Problem to solve: Your answer must be the full set of entries, repeated exactly.

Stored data
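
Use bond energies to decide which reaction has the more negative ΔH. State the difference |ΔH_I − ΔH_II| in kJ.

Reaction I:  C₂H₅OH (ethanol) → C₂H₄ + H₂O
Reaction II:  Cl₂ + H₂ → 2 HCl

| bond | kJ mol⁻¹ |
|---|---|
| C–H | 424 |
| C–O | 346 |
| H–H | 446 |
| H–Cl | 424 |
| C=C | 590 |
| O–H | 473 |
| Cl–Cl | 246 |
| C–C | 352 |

Reaction II, by 215 kJ

Reaction I:
  Bonds broken (reactants):
    C–C: 1 × 352 = 352
    C–H: 5 × 424 = 2120
    C–O: 1 × 346 = 346
    O–H: 1 × 473 = 473
    Σ(broken) = 3291 kJ
  Bonds formed (products):
    C–H: 4 × 424 = 1696
    C=C: 1 × 590 = 590
    O–H: 2 × 473 = 946
    Σ(formed) = 3232 kJ
  ΔH_I = 3291 − 3232 = +59 kJ
Reaction II:
  Bonds broken (reactants):
    Cl–Cl: 1 × 246 = 246
    H–H: 1 × 446 = 446
    Σ(broken) = 692 kJ
  Bonds formed (products):
    H–Cl: 2 × 424 = 848
    Σ(formed) = 848 kJ
  ΔH_II = 692 − 848 = −156 kJ
ΔH_I − ΔH_II = +215 kJ, so reaction II has the more negative ΔH; |ΔH_I − ΔH_II| = 215 kJ.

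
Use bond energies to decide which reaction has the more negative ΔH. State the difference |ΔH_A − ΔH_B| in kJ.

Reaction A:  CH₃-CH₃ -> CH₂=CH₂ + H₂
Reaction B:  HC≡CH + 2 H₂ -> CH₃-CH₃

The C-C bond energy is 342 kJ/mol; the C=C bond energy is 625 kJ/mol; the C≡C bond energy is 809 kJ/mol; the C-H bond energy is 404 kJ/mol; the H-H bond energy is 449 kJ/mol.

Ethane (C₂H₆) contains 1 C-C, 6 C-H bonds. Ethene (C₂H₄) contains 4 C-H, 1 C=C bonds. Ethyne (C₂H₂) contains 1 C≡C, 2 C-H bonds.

Reaction A:
  Bonds broken (reactants):
    C-C: 1 × 342 = 342
    C-H: 6 × 404 = 2424
    Σ(broken) = 2766 kJ
  Bonds formed (products):
    C-H: 4 × 404 = 1616
    C=C: 1 × 625 = 625
    H-H: 1 × 449 = 449
    Σ(formed) = 2690 kJ
  ΔH_A = 2766 − 2690 = +76 kJ
Reaction B:
  Bonds broken (reactants):
    C≡C: 1 × 809 = 809
    C-H: 2 × 404 = 808
    H-H: 2 × 449 = 898
    Σ(broken) = 2515 kJ
  Bonds formed (products):
    C-C: 1 × 342 = 342
    C-H: 6 × 404 = 2424
    Σ(formed) = 2766 kJ
  ΔH_B = 2515 − 2766 = −251 kJ
ΔH_A − ΔH_B = +327 kJ, so reaction B has the more negative ΔH; |ΔH_A − ΔH_B| = 327 kJ.

Reaction B, by 327 kJ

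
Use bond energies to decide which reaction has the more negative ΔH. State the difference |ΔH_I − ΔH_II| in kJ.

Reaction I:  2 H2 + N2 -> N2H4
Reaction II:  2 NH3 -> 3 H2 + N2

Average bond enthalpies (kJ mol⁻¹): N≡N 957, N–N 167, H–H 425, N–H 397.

Reaction I:
  Bonds broken (reactants):
    H–H: 2 × 425 = 850
    N≡N: 1 × 957 = 957
    Σ(broken) = 1807 kJ
  Bonds formed (products):
    N–H: 4 × 397 = 1588
    N–N: 1 × 167 = 167
    Σ(formed) = 1755 kJ
  ΔH_I = 1807 − 1755 = +52 kJ
Reaction II:
  Bonds broken (reactants):
    N–H: 6 × 397 = 2382
    Σ(broken) = 2382 kJ
  Bonds formed (products):
    H–H: 3 × 425 = 1275
    N≡N: 1 × 957 = 957
    Σ(formed) = 2232 kJ
  ΔH_II = 2382 − 2232 = +150 kJ
ΔH_I − ΔH_II = −98 kJ, so reaction I has the more negative ΔH; |ΔH_I − ΔH_II| = 98 kJ.

Reaction I, by 98 kJ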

Solution for this exercise:
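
Use bond energies to decide which reaction has the more negative ΔH. State the difference |ΔH_I − ΔH_II| in kJ.

Reaction I:  C₂H₅OH (ethanol) → C₂H₄ + H₂O
Reaction II:  Cl₂ + H₂ → 2 HCl

| bond | kJ mol⁻¹ |
|---|---|
| C–H | 424 |
| C–O | 346 |
| H–H | 446 |
| H–Cl | 424 |
| C=C | 590 |
| O–H | 473 |
| Cl–Cl | 246 |
| C–C | 352 |

Reaction II, by 215 kJ

Reaction I:
  Bonds broken (reactants):
    C–C: 1 × 352 = 352
    C–H: 5 × 424 = 2120
    C–O: 1 × 346 = 346
    O–H: 1 × 473 = 473
    Σ(broken) = 3291 kJ
  Bonds formed (products):
    C–H: 4 × 424 = 1696
    C=C: 1 × 590 = 590
    O–H: 2 × 473 = 946
    Σ(formed) = 3232 kJ
  ΔH_I = 3291 − 3232 = +59 kJ
Reaction II:
  Bonds broken (reactants):
    Cl–Cl: 1 × 246 = 246
    H–H: 1 × 446 = 446
    Σ(broken) = 692 kJ
  Bonds formed (products):
    H–Cl: 2 × 424 = 848
    Σ(formed) = 848 kJ
  ΔH_II = 692 − 848 = −156 kJ
ΔH_I − ΔH_II = +215 kJ, so reaction II has the more negative ΔH; |ΔH_I − ΔH_II| = 215 kJ.

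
Use bond energies to decide which reaction has the more negative ΔH. State the difference |ΔH_A − ΔH_B| in kJ.

Reaction A:  CH₃-CH₃ -> CH₂=CH₂ + H₂
Reaction B:  HC≡CH + 2 H₂ -> CH₃-CH₃

The C-C bond energy is 342 kJ/mol; the C=C bond energy is 625 kJ/mol; the C≡C bond energy is 809 kJ/mol; the C-H bond energy is 404 kJ/mol; the H-H bond energy is 449 kJ/mol.

Ethane (C₂H₆) contains 1 C-C, 6 C-H bonds. Ethene (C₂H₄) contains 4 C-H, 1 C=C bonds. Ethyne (C₂H₂) contains 1 C≡C, 2 C-H bonds.

Reaction A:
  Bonds broken (reactants):
    C-C: 1 × 342 = 342
    C-H: 6 × 404 = 2424
    Σ(broken) = 2766 kJ
  Bonds formed (products):
    C-H: 4 × 404 = 1616
    C=C: 1 × 625 = 625
    H-H: 1 × 449 = 449
    Σ(formed) = 2690 kJ
  ΔH_A = 2766 − 2690 = +76 kJ
Reaction B:
  Bonds broken (reactants):
    C≡C: 1 × 809 = 809
    C-H: 2 × 404 = 808
    H-H: 2 × 449 = 898
    Σ(broken) = 2515 kJ
  Bonds formed (products):
    C-C: 1 × 342 = 342
    C-H: 6 × 404 = 2424
    Σ(formed) = 2766 kJ
  ΔH_B = 2515 − 2766 = −251 kJ
ΔH_A − ΔH_B = +327 kJ, so reaction B has the more negative ΔH; |ΔH_A − ΔH_B| = 327 kJ.

Reaction B, by 327 kJ

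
Use bond energies to decide which reaction has the more negative ΔH. State the difference |ΔH_I − ΔH_II| in kJ.

Reaction I:  2 H2 + N2 -> N2H4
Reaction II:  2 NH3 -> 3 H2 + N2

Average bond enthalpies (kJ mol⁻¹): N≡N 957, N–N 167, H–H 425, N–H 397.

Reaction I:
  Bonds broken (reactants):
    H–H: 2 × 425 = 850
    N≡N: 1 × 957 = 957
    Σ(broken) = 1807 kJ
  Bonds formed (products):
    N–H: 4 × 397 = 1588
    N–N: 1 × 167 = 167
    Σ(formed) = 1755 kJ
  ΔH_I = 1807 − 1755 = +52 kJ
Reaction II:
  Bonds broken (reactants):
    N–H: 6 × 397 = 2382
    Σ(broken) = 2382 kJ
  Bonds formed (products):
    H–H: 3 × 425 = 1275
    N≡N: 1 × 957 = 957
    Σ(formed) = 2232 kJ
  ΔH_II = 2382 − 2232 = +150 kJ
ΔH_I − ΔH_II = −98 kJ, so reaction I has the more negative ΔH; |ΔH_I − ΔH_II| = 98 kJ.

Reaction I, by 98 kJ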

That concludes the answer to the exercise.